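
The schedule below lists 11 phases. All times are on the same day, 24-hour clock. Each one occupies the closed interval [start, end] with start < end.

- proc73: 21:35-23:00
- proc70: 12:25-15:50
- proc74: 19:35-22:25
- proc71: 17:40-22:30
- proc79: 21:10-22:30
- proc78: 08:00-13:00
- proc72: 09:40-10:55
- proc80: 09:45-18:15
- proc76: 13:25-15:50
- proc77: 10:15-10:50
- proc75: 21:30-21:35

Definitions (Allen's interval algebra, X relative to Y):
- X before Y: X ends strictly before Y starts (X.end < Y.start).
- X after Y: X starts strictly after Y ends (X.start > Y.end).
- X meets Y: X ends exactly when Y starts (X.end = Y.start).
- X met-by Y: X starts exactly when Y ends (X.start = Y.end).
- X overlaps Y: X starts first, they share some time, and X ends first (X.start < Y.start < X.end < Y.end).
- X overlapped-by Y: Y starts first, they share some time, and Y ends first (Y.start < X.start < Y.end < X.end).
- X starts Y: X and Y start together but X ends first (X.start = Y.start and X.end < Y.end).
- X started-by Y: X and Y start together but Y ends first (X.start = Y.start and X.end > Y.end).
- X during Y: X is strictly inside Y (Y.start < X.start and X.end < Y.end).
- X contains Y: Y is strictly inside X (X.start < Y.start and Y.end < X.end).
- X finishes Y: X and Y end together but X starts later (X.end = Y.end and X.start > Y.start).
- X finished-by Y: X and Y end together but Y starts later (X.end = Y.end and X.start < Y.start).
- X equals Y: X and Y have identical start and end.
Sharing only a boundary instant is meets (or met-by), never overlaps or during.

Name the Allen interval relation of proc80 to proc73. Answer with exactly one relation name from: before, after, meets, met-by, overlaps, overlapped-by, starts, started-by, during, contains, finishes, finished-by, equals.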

:::

Work instructions: Please reproduce all of the entries exactly as they stand.

Expected answer:
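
The schedule below lists 11 phases. All times are on the same day, 24-hour clock. Each one occupies the closed interval [start, end] with start < end.

- proc73: 21:35-23:00
- proc70: 12:25-15:50
- proc74: 19:35-22:25
- proc71: 17:40-22:30
- proc79: 21:10-22:30
- proc78: 08:00-13:00
- proc72: 09:40-10:55
- proc80: 09:45-18:15
- proc76: 13:25-15:50
- proc77: 10:15-10:50
- proc75: 21:30-21:35

Definitions (Allen's interval algebra, X relative to Y):
- X before Y: X ends strictly before Y starts (X.end < Y.start).
- X after Y: X starts strictly after Y ends (X.start > Y.end).
- X meets Y: X ends exactly when Y starts (X.end = Y.start).
- X met-by Y: X starts exactly when Y ends (X.start = Y.end).
- X overlaps Y: X starts first, they share some time, and X ends first (X.start < Y.start < X.end < Y.end).
- X overlapped-by Y: Y starts first, they share some time, and Y ends first (Y.start < X.start < Y.end < X.end).
- X starts Y: X and Y start together but X ends first (X.start = Y.start and X.end < Y.end).
- X started-by Y: X and Y start together but Y ends first (X.start = Y.start and X.end > Y.end).
- X during Y: X is strictly inside Y (Y.start < X.start and X.end < Y.end).
- X contains Y: Y is strictly inside X (X.start < Y.start and Y.end < X.end).
- X finishes Y: X and Y end together but X starts later (X.end = Y.end and X.start > Y.start).
- X finished-by Y: X and Y end together but Y starts later (X.end = Y.end and X.start < Y.start).
- X equals Y: X and Y have identical start and end.
Sharing only a boundary instant is meets (or met-by), never overlaps or during.

Name the Allen interval relation of proc80 to proc73. Answer with exactly one relation name from: before, after, meets, met-by, overlaps, overlapped-by, starts, started-by, during, contains, finishes, finished-by, equals.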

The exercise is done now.